» Aim of the task: Please restate every record below word for word.

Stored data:
Start of Block

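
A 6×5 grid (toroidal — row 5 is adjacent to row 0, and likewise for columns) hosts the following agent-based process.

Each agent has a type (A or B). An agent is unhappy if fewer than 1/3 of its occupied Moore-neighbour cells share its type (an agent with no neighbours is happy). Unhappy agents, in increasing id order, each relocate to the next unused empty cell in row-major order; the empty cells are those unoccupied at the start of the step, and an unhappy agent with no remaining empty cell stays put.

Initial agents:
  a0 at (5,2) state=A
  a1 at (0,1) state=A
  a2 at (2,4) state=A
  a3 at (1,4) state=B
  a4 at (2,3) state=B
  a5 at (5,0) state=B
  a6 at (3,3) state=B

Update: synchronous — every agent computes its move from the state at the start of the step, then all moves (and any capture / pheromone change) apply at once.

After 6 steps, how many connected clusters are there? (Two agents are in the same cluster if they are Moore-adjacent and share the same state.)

2

t=1: a0@(5,2):A a1@(0,1):A a2@(0,0):A a3@(1,4):B a4@(2,3):B a5@(0,2):B a6@(3,3):B
t=2: a0@(5,2):A a1@(0,1):A a2@(0,0):A a3@(1,4):B a4@(2,3):B a5@(0,3):B a6@(3,3):B
t=3: (unchanged — steady state)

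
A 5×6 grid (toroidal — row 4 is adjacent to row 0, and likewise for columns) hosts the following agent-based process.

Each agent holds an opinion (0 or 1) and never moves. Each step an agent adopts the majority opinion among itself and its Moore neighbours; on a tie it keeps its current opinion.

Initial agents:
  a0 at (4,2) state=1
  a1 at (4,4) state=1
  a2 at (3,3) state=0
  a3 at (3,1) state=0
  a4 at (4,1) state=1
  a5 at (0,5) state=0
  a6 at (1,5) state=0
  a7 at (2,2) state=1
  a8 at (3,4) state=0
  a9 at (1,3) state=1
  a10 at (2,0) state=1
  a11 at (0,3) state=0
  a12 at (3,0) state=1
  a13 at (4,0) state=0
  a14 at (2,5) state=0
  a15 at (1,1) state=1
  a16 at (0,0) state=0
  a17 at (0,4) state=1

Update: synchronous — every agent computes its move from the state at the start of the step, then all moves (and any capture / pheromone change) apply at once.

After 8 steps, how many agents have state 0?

8

t=1: a0@(4,2):0 a1@(4,4):0 a2@(3,3):1 a3@(3,1):1 a4@(4,1):1 a5@(0,5):0 a6@(1,5):0 a7@(2,2):1 a8@(3,4):0 a9@(1,3):1 a10@(2,0):1 a11@(0,3):1 a12@(3,0):1 a13@(4,0):0 a14@(2,5):0 a15@(1,1):1 a16@(0,0):0 a17@(0,4):1
t=2: a0@(4,2):1 a1@(4,4):0 a2@(3,3):0 a3@(3,1):1 a4@(4,1):1 a5@(0,5):0 a6@(1,5):0 a7@(2,2):1 a8@(3,4):0 a9@(1,3):1 a10@(2,0):1 a11@(0,3):1 a12@(3,0):1 a13@(4,0):0 a14@(2,5):0 a15@(1,1):1 a16@(0,0):0 a17@(0,4):1
t=3: (unchanged — steady state)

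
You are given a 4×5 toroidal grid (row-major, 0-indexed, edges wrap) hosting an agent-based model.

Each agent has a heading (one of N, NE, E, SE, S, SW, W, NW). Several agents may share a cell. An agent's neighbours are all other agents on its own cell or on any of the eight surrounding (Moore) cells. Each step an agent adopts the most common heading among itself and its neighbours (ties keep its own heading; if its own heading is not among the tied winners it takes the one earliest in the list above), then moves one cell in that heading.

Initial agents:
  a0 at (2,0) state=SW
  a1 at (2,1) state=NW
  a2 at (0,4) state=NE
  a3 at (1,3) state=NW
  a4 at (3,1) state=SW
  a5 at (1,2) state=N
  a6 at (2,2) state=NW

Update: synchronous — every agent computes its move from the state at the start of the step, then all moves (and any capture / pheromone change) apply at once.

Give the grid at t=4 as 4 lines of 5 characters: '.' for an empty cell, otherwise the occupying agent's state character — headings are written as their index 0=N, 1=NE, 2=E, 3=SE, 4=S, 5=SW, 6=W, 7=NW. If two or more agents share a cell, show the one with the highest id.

.....
..777
.577.
.....

t=1: a0@(3,4):SW a1@(1,0):NW a2@(3,0):NE a3@(0,2):NW a4@(0,0):SW a5@(0,1):NW a6@(1,1):NW
t=2: a0@(0,3):SW a1@(0,4):NW a2@(0,4):SW a3@(3,1):NW a4@(3,4):NW a5@(3,0):NW a6@(0,0):NW
t=3: a0@(1,2):SW a1@(3,3):NW a2@(3,3):NW a3@(2,0):NW a4@(2,3):NW a5@(2,4):NW a6@(3,4):NW
t=4: a0@(2,1):SW a1@(2,2):NW a2@(2,2):NW a3@(1,4):NW a4@(1,2):NW a5@(1,3):NW a6@(2,3):NW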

End of Block

» Expected output:
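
A 6×5 grid (toroidal — row 5 is adjacent to row 0, and likewise for columns) hosts the following agent-based process.

Each agent has a type (A or B). An agent is unhappy if fewer than 1/3 of its occupied Moore-neighbour cells share its type (an agent with no neighbours is happy). Unhappy agents, in increasing id order, each relocate to the next unused empty cell in row-major order; the empty cells are those unoccupied at the start of the step, and an unhappy agent with no remaining empty cell stays put.

Initial agents:
  a0 at (5,2) state=A
  a1 at (0,1) state=A
  a2 at (2,4) state=A
  a3 at (1,4) state=B
  a4 at (2,3) state=B
  a5 at (5,0) state=B
  a6 at (3,3) state=B

Update: synchronous — every agent computes its move from the state at the start of the step, then all moves (and any capture / pheromone change) apply at once.

After 6 steps, how many connected clusters are there? (Two agents are in the same cluster if they are Moore-adjacent and share the same state.)

2

t=1: a0@(5,2):A a1@(0,1):A a2@(0,0):A a3@(1,4):B a4@(2,3):B a5@(0,2):B a6@(3,3):B
t=2: a0@(5,2):A a1@(0,1):A a2@(0,0):A a3@(1,4):B a4@(2,3):B a5@(0,3):B a6@(3,3):B
t=3: (unchanged — steady state)

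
A 5×6 grid (toroidal — row 4 is adjacent to row 0, and likewise for columns) hosts the following agent-based process.

Each agent holds an opinion (0 or 1) and never moves. Each step an agent adopts the majority opinion among itself and its Moore neighbours; on a tie it keeps its current opinion.

Initial agents:
  a0 at (4,2) state=1
  a1 at (4,4) state=1
  a2 at (3,3) state=0
  a3 at (3,1) state=0
  a4 at (4,1) state=1
  a5 at (0,5) state=0
  a6 at (1,5) state=0
  a7 at (2,2) state=1
  a8 at (3,4) state=0
  a9 at (1,3) state=1
  a10 at (2,0) state=1
  a11 at (0,3) state=0
  a12 at (3,0) state=1
  a13 at (4,0) state=0
  a14 at (2,5) state=0
  a15 at (1,1) state=1
  a16 at (0,0) state=0
  a17 at (0,4) state=1

Update: synchronous — every agent computes its move from the state at the start of the step, then all moves (and any capture / pheromone change) apply at once.

After 8 steps, how many agents have state 0?

8

t=1: a0@(4,2):0 a1@(4,4):0 a2@(3,3):1 a3@(3,1):1 a4@(4,1):1 a5@(0,5):0 a6@(1,5):0 a7@(2,2):1 a8@(3,4):0 a9@(1,3):1 a10@(2,0):1 a11@(0,3):1 a12@(3,0):1 a13@(4,0):0 a14@(2,5):0 a15@(1,1):1 a16@(0,0):0 a17@(0,4):1
t=2: a0@(4,2):1 a1@(4,4):0 a2@(3,3):0 a3@(3,1):1 a4@(4,1):1 a5@(0,5):0 a6@(1,5):0 a7@(2,2):1 a8@(3,4):0 a9@(1,3):1 a10@(2,0):1 a11@(0,3):1 a12@(3,0):1 a13@(4,0):0 a14@(2,5):0 a15@(1,1):1 a16@(0,0):0 a17@(0,4):1
t=3: (unchanged — steady state)

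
You are given a 4×5 toroidal grid (row-major, 0-indexed, edges wrap) hosting an agent-based model.

Each agent has a heading (one of N, NE, E, SE, S, SW, W, NW). Several agents may share a cell. An agent's neighbours are all other agents on its own cell or on any of the eight surrounding (Moore) cells. Each step an agent adopts the most common heading among itself and its neighbours (ties keep its own heading; if its own heading is not among the tied winners it takes the one earliest in the list above), then moves one cell in that heading.

Initial agents:
  a0 at (2,0) state=SW
  a1 at (2,1) state=NW
  a2 at (0,4) state=NE
  a3 at (1,3) state=NW
  a4 at (3,1) state=SW
  a5 at (1,2) state=N
  a6 at (2,2) state=NW

Update: synchronous — every agent computes its move from the state at the start of the step, then all moves (and any capture / pheromone change) apply at once.

Give the grid at t=4 as 4 lines of 5 characters: '.' for an empty cell, otherwise the occupying agent's state character — headings are written as their index 0=N, 1=NE, 2=E, 3=SE, 4=S, 5=SW, 6=W, 7=NW. If two or more agents share a cell, show the one with the highest id.

.....
..777
.577.
.....

t=1: a0@(3,4):SW a1@(1,0):NW a2@(3,0):NE a3@(0,2):NW a4@(0,0):SW a5@(0,1):NW a6@(1,1):NW
t=2: a0@(0,3):SW a1@(0,4):NW a2@(0,4):SW a3@(3,1):NW a4@(3,4):NW a5@(3,0):NW a6@(0,0):NW
t=3: a0@(1,2):SW a1@(3,3):NW a2@(3,3):NW a3@(2,0):NW a4@(2,3):NW a5@(2,4):NW a6@(3,4):NW
t=4: a0@(2,1):SW a1@(2,2):NW a2@(2,2):NW a3@(1,4):NW a4@(1,2):NW a5@(1,3):NW a6@(2,3):NW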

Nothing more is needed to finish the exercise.